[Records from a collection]
=-=-=

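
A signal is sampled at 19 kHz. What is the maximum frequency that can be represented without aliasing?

The maximum frequency that can be represented without aliasing
is the Nyquist frequency: f_max = f_s / 2 = 19 kHz / 2 = 19/2 kHz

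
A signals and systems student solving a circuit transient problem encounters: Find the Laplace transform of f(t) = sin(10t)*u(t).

Standard pair: sin(wt)*u(t) <-> w/(s^2+w^2)
With w = 10: L{sin(10t)*u(t)} = 10/(s^2+100)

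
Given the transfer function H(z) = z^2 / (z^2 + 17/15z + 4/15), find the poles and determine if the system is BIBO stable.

Poles are roots of the denominator: z^2 + 17/15z + 4/15 = 0.
Quadratic formula: z = [-(17/15) +/- sqrt((17/15)^2 - 4*(4/15))] / 2
Discriminant = 289/225 - 16/15 = 49/225; sqrt = 7/15.
z = (-17/15 +/- 7/15) / 2 => z = -1/3 or z = -4/5.
|p1| = 1/3, |p2| = 4/5.
For BIBO stability, all poles must lie inside the unit circle (|p| < 1).
System is STABLE since both |p| < 1.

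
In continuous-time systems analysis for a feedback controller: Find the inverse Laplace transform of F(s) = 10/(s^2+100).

Standard pair: w/(s^2+w^2) <-> sin(wt)*u(t)
Recognize w^2 = 100, so w = 10; numerator 10 = 1*10.
f(t) = sin(10t)*u(t)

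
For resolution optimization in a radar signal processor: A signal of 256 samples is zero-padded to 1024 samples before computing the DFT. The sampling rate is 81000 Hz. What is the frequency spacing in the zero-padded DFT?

Original DFT: N = 256, resolution = f_s/N = 81000/256 = 10125/32 Hz
Zero-padded DFT: N = 1024, resolution = f_s/N = 81000/1024 = 10125/128 Hz
Zero-padding interpolates the spectrum (finer frequency grid)
but does NOT improve the true spectral resolution (ability to resolve close frequencies).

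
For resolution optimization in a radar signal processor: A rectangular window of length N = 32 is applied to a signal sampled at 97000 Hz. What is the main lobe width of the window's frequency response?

For a rectangular window of length N,
the main lobe width in frequency is 2*f_s/N.
= 2*97000/32 = 12125/2 Hz
This determines the minimum frequency separation for resolving two sinusoids.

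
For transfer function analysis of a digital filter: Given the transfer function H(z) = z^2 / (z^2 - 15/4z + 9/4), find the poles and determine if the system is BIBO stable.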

=-=-=

* Try it *
Set down exactly, and only, the lines from the one containing "the zero-padded DFT?" to the final line of the data.

* Solution to this problem *
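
For resolution optimization in a radar signal processor: A signal of 256 samples is zero-padded to 1024 samples before computing the DFT. The sampling rate is 81000 Hz. What is the frequency spacing in the zero-padded DFT?

Original DFT: N = 256, resolution = f_s/N = 81000/256 = 10125/32 Hz
Zero-padded DFT: N = 1024, resolution = f_s/N = 81000/1024 = 10125/128 Hz
Zero-padding interpolates the spectrum (finer frequency grid)
but does NOT improve the true spectral resolution (ability to resolve close frequencies).

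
For resolution optimization in a radar signal processor: A rectangular window of length N = 32 is applied to a signal sampled at 97000 Hz. What is the main lobe width of the window's frequency response?

For a rectangular window of length N,
the main lobe width in frequency is 2*f_s/N.
= 2*97000/32 = 12125/2 Hz
This determines the minimum frequency separation for resolving two sinusoids.

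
For transfer function analysis of a digital filter: Given the transfer function H(z) = z^2 / (z^2 - 15/4z + 9/4), find the poles and determine if the system is BIBO stable.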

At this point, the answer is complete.